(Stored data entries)
--------------------------------------------------
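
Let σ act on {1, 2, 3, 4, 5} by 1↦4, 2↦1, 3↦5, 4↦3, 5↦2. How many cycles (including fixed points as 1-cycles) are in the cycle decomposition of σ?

Cycle decomposition: (1 4 3 5 2).
1 cycle.

1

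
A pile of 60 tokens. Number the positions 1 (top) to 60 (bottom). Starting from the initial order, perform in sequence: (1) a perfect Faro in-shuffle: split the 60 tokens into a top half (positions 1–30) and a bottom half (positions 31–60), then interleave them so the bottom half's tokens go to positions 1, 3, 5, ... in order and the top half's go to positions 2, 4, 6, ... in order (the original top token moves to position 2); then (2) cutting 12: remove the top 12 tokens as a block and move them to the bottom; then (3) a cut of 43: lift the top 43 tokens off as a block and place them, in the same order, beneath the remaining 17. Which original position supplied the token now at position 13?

Undo the operations in reverse order, starting from position 13:
  undo op 3 (cut 43): 13 ← 56
  undo op 2 (cut 12): 56 ← 8
  undo op 1 (in-shuffle, from top half): 8 ← 4
So the token at position 13 came from original position 4.

4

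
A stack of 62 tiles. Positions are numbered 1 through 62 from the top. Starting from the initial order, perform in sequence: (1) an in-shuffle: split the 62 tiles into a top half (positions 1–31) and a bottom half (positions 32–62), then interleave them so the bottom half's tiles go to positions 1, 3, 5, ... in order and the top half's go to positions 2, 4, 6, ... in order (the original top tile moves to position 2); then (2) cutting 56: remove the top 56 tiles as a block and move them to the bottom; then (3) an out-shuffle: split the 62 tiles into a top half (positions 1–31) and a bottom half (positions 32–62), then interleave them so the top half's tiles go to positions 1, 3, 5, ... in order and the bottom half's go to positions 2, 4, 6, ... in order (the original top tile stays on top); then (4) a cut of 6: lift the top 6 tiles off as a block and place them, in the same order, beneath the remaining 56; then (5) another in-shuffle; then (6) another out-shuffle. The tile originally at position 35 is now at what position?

Track the tile from position 35 forward through each operation:
  after op 1 (in-shuffle): 35 → 7
  after op 2 (cut 56): 7 → 13
  after op 3 (out-shuffle): 13 → 25
  after op 4 (cut 6): 25 → 19
  after op 5 (in-shuffle): 19 → 38
  after op 6 (out-shuffle): 38 → 14

14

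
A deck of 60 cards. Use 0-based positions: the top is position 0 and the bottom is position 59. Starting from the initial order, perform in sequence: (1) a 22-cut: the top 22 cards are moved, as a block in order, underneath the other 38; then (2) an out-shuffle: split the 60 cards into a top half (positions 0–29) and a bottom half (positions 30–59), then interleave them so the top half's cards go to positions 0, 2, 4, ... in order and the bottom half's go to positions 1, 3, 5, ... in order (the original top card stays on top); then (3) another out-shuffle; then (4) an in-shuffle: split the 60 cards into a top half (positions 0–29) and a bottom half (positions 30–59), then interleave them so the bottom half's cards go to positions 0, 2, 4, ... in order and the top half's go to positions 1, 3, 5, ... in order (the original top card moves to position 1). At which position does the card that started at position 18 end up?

34

Track the card from position 18 forward through each operation:
  after op 1 (cut 22): 18 → 56
  after op 2 (out-shuffle): 56 → 53
  after op 3 (out-shuffle): 53 → 47
  after op 4 (in-shuffle): 47 → 34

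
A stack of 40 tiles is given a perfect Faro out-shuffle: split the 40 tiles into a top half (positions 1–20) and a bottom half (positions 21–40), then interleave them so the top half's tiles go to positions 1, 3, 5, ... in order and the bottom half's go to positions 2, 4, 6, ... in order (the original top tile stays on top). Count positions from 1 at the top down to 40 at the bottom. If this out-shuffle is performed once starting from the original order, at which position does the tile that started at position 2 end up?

Track the tile's position through each out-shuffle:
2 → 3

3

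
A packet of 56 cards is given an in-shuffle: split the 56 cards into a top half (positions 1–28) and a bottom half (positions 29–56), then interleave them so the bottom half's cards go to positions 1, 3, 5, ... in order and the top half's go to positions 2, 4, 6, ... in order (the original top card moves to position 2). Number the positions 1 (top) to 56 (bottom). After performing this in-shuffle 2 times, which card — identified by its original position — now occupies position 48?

Work backwards from position 48, undoing one in-shuffle at a time:
48 ← 24 ← 12
So the card now at position 48 started at position 12.

12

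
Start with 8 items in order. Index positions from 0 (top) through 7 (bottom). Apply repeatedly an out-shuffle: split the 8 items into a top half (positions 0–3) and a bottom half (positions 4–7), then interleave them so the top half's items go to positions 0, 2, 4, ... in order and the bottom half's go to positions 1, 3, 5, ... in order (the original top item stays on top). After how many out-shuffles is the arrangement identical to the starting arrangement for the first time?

3

The out-shuffle permutes the 8 positions with cycle lengths [1, 1, 3, 3].
Every item is home exactly when every cycle has completed a whole number of laps, i.e. after lcm(1, 3) = 3 out-shuffles.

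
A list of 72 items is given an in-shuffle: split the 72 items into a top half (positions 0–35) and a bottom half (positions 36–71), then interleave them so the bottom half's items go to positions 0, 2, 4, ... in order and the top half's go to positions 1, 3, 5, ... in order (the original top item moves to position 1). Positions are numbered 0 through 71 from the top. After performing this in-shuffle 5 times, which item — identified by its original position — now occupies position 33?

Work backwards from position 33, undoing one in-shuffle at a time:
33 ← 16 ← 44 ← 58 ← 65 ← 32
So the item now at position 33 started at position 32.

32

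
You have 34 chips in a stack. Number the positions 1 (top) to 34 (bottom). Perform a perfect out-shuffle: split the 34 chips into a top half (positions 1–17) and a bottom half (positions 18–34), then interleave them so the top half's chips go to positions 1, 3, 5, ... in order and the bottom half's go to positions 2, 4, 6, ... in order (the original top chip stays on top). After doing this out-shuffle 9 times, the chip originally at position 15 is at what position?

Track the chip's position through each out-shuffle:
15 → 29 → 24 → 14 → 27 → 20 → 6 → 11 → 21 → 8

8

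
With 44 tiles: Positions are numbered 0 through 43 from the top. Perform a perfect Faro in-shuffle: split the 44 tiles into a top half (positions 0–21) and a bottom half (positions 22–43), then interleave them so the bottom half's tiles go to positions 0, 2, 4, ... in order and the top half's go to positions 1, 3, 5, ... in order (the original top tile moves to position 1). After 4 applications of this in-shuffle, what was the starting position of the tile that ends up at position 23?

Work backwards from position 23, undoing one in-shuffle at a time:
23 ← 11 ← 5 ← 2 ← 23
So the tile now at position 23 started at position 23.

23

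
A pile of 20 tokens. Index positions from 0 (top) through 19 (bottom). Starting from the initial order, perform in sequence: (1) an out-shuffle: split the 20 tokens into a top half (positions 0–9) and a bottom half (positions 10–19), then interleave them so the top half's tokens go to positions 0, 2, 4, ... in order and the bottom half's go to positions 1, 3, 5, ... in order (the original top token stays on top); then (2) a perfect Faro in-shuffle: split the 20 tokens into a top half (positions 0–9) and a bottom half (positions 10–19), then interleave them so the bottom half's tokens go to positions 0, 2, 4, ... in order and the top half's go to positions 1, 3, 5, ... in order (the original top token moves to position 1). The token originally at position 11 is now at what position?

Track the token from position 11 forward through each operation:
  after op 1 (out-shuffle): 11 → 3
  after op 2 (in-shuffle): 3 → 7

7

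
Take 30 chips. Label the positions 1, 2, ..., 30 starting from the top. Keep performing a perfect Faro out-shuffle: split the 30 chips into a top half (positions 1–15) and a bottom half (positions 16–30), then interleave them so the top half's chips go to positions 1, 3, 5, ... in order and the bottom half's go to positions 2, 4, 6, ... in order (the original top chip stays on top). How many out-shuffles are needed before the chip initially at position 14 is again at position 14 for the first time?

Follow position 14 under repeated out-shuffles:
14 → 27 → 24 → 18 → 6 → 11 → 21 → 12 → ... → 14 (length 28)
It first returns after 28 out-shuffles.

28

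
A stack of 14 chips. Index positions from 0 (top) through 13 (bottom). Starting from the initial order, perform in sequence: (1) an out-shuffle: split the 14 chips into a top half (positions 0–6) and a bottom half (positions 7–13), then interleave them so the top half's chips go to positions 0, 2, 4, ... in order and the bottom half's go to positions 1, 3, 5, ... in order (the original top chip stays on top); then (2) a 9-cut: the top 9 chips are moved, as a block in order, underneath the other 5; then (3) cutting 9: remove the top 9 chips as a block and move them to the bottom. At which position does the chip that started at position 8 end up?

13

Track the chip from position 8 forward through each operation:
  after op 1 (out-shuffle): 8 → 3
  after op 2 (cut 9): 3 → 8
  after op 3 (cut 9): 8 → 13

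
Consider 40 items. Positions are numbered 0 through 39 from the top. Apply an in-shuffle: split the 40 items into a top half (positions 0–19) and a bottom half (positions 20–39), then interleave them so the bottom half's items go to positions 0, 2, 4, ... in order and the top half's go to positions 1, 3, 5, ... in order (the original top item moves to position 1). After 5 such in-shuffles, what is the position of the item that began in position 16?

Track the item's position through each in-shuffle:
16 → 33 → 26 → 12 → 25 → 10

10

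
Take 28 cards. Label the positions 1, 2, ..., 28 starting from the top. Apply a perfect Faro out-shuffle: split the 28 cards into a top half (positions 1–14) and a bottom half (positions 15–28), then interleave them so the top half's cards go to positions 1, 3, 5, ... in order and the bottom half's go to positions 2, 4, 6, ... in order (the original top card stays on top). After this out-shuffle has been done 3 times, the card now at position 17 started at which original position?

3

Work backwards from position 17, undoing one out-shuffle at a time:
17 ← 9 ← 5 ← 3
So the card now at position 17 started at position 3.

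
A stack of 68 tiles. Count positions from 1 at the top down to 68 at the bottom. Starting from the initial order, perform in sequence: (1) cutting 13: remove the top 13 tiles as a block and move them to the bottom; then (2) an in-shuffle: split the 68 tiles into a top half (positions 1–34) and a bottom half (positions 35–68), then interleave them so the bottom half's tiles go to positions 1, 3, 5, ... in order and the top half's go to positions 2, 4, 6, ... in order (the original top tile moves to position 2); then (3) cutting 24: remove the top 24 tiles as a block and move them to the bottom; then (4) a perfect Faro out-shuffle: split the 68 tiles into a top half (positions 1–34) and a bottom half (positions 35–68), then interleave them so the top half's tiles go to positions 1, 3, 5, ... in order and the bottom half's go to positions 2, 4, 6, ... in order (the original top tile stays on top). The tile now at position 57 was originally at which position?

Undo the operations in reverse order, starting from position 57:
  undo op 4 (out-shuffle, from top half): 57 ← 29
  undo op 3 (cut 24): 29 ← 53
  undo op 2 (in-shuffle, from bottom half): 53 ← 61
  undo op 1 (cut 13): 61 ← 6
So the tile at position 57 came from original position 6.

6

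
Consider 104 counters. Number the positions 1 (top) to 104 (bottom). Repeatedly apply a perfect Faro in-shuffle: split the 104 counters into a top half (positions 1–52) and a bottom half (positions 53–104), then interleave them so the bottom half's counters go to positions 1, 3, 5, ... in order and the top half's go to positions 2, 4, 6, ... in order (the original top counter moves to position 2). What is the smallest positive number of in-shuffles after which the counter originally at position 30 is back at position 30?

Follow position 30 under repeated in-shuffles:
30 → 60 → 15 → 30
It first returns after 3 in-shuffles.

3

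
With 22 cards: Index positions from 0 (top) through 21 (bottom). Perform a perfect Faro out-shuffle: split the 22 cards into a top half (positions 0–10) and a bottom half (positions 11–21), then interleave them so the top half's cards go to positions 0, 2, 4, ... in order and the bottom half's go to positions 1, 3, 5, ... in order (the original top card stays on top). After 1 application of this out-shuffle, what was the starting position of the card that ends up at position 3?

Work backwards from position 3, undoing one out-shuffle at a time:
3 ← 12
So the card now at position 3 started at position 12.

12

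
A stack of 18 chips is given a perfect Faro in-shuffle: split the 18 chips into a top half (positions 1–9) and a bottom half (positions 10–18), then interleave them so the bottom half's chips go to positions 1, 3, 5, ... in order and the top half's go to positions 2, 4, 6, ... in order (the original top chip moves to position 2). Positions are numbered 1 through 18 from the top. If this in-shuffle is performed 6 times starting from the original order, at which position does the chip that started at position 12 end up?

Track the chip's position through each in-shuffle:
12 → 5 → 10 → 1 → 2 → 4 → 8

8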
--------------------------------------------------
» Exercise prompt
All lines from the one containing "A stack of 18" through the final line of the records above are to be set down exactly, and no other line is to appear.

» Result
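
A stack of 18 chips is given a perfect Faro in-shuffle: split the 18 chips into a top half (positions 1–9) and a bottom half (positions 10–18), then interleave them so the bottom half's chips go to positions 1, 3, 5, ... in order and the top half's go to positions 2, 4, 6, ... in order (the original top chip moves to position 2). Positions are numbered 1 through 18 from the top. If this in-shuffle is performed 6 times starting from the original order, at which position does the chip that started at position 12 end up?

Track the chip's position through each in-shuffle:
12 → 5 → 10 → 1 → 2 → 4 → 8

8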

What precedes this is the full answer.